--- DATA TO USE Enclosed Below ---
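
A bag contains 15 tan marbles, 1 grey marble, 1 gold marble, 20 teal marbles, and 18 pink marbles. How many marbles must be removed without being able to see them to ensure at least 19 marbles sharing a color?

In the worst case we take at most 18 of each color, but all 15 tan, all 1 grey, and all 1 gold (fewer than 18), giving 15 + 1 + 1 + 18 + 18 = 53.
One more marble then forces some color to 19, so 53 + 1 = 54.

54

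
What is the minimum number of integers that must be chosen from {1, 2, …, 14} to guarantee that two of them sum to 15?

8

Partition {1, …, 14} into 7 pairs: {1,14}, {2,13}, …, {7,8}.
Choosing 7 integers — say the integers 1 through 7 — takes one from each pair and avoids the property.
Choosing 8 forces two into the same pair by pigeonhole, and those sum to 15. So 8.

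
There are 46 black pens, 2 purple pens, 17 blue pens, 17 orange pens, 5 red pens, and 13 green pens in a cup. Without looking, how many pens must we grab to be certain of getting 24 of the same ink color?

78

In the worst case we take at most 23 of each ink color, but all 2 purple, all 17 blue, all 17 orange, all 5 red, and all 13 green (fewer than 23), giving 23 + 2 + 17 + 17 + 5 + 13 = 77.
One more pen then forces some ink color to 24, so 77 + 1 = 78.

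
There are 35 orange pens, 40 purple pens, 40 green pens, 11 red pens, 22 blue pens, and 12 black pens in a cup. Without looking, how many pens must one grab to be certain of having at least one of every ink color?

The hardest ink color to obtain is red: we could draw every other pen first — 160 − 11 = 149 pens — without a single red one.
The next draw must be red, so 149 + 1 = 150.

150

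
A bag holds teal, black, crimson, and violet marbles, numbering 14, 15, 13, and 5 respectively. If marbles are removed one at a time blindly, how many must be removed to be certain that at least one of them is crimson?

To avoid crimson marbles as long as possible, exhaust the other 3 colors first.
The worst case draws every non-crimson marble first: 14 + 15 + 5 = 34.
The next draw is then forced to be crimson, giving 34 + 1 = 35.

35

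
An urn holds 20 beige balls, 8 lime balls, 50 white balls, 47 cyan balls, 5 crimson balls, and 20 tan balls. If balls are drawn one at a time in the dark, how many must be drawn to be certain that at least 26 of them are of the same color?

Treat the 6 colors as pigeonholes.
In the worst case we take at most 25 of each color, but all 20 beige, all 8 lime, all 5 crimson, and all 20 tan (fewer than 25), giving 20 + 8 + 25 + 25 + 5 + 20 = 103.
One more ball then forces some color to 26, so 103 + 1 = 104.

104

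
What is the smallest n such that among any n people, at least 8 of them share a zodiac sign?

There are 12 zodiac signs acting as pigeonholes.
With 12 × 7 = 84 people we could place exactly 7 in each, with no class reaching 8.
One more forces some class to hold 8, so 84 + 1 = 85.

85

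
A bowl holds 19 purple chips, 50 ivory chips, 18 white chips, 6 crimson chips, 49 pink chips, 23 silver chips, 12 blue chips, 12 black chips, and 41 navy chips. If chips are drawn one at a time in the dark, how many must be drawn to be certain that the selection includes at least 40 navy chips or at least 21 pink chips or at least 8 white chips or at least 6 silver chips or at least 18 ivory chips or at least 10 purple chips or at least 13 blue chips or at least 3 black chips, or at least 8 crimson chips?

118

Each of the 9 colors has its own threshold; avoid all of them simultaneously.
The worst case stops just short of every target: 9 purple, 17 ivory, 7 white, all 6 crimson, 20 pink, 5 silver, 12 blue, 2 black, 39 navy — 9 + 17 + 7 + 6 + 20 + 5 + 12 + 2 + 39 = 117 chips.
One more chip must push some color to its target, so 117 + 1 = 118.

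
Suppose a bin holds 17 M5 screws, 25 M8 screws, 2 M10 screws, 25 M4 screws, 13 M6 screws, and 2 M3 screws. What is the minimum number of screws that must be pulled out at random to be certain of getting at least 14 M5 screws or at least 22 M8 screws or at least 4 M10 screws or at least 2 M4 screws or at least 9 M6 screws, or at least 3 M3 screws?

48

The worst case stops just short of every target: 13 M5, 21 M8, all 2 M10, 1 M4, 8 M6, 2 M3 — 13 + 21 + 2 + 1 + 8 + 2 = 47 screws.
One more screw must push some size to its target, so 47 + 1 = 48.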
--- End of Enclosed DATA TO USE ---
# WHAT YOU SHOULD DO:
Repeat each record in full; every line must match exactly.

# ANSWER BELOW:
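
A bag contains 15 tan marbles, 1 grey marble, 1 gold marble, 20 teal marbles, and 18 pink marbles. How many marbles must be removed without being able to see them to ensure at least 19 marbles sharing a color?

In the worst case we take at most 18 of each color, but all 15 tan, all 1 grey, and all 1 gold (fewer than 18), giving 15 + 1 + 1 + 18 + 18 = 53.
One more marble then forces some color to 19, so 53 + 1 = 54.

54

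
What is the minimum number of integers that must be chosen from {1, 2, …, 14} to guarantee that two of them sum to 15?

8

Partition {1, …, 14} into 7 pairs: {1,14}, {2,13}, …, {7,8}.
Choosing 7 integers — say the integers 1 through 7 — takes one from each pair and avoids the property.
Choosing 8 forces two into the same pair by pigeonhole, and those sum to 15. So 8.

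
There are 46 black pens, 2 purple pens, 17 blue pens, 17 orange pens, 5 red pens, and 13 green pens in a cup. Without looking, how many pens must we grab to be certain of getting 24 of the same ink color?

78

In the worst case we take at most 23 of each ink color, but all 2 purple, all 17 blue, all 17 orange, all 5 red, and all 13 green (fewer than 23), giving 23 + 2 + 17 + 17 + 5 + 13 = 77.
One more pen then forces some ink color to 24, so 77 + 1 = 78.

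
There are 35 orange pens, 40 purple pens, 40 green pens, 11 red pens, 22 blue pens, and 12 black pens in a cup. Without looking, how many pens must one grab to be certain of having at least one of every ink color?

The hardest ink color to obtain is red: we could draw every other pen first — 160 − 11 = 149 pens — without a single red one.
The next draw must be red, so 149 + 1 = 150.

150

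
A bag holds teal, black, crimson, and violet marbles, numbering 14, 15, 13, and 5 respectively. If marbles are removed one at a time blindly, how many must be removed to be certain that at least one of them is crimson?

To avoid crimson marbles as long as possible, exhaust the other 3 colors first.
The worst case draws every non-crimson marble first: 14 + 15 + 5 = 34.
The next draw is then forced to be crimson, giving 34 + 1 = 35.

35

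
An urn holds 20 beige balls, 8 lime balls, 50 white balls, 47 cyan balls, 5 crimson balls, and 20 tan balls. If balls are drawn one at a time in the dark, how many must be drawn to be certain that at least 26 of them are of the same color?

Treat the 6 colors as pigeonholes.
In the worst case we take at most 25 of each color, but all 20 beige, all 8 lime, all 5 crimson, and all 20 tan (fewer than 25), giving 20 + 8 + 25 + 25 + 5 + 20 = 103.
One more ball then forces some color to 26, so 103 + 1 = 104.

104

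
What is the smallest n such that among any n people, at least 8 of them share a zodiac sign?

There are 12 zodiac signs acting as pigeonholes.
With 12 × 7 = 84 people we could place exactly 7 in each, with no class reaching 8.
One more forces some class to hold 8, so 84 + 1 = 85.

85

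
A bowl holds 19 purple chips, 50 ivory chips, 18 white chips, 6 crimson chips, 49 pink chips, 23 silver chips, 12 blue chips, 12 black chips, and 41 navy chips. If chips are drawn one at a time in the dark, how many must be drawn to be certain that the selection includes at least 40 navy chips or at least 21 pink chips or at least 8 white chips or at least 6 silver chips or at least 18 ivory chips or at least 10 purple chips or at least 13 blue chips or at least 3 black chips, or at least 8 crimson chips?

118

Each of the 9 colors has its own threshold; avoid all of them simultaneously.
The worst case stops just short of every target: 9 purple, 17 ivory, 7 white, all 6 crimson, 20 pink, 5 silver, 12 blue, 2 black, 39 navy — 9 + 17 + 7 + 6 + 20 + 5 + 12 + 2 + 39 = 117 chips.
One more chip must push some color to its target, so 117 + 1 = 118.

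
Suppose a bin holds 17 M5 screws, 25 M8 screws, 2 M10 screws, 25 M4 screws, 13 M6 screws, and 2 M3 screws. What is the minimum number of screws that must be pulled out at random to be certain of getting at least 14 M5 screws or at least 22 M8 screws or at least 4 M10 screws or at least 2 M4 screws or at least 9 M6 screws, or at least 3 M3 screws?

48

The worst case stops just short of every target: 13 M5, 21 M8, all 2 M10, 1 M4, 8 M6, 2 M3 — 13 + 21 + 2 + 1 + 8 + 2 = 47 screws.
One more screw must push some size to its target, so 47 + 1 = 48.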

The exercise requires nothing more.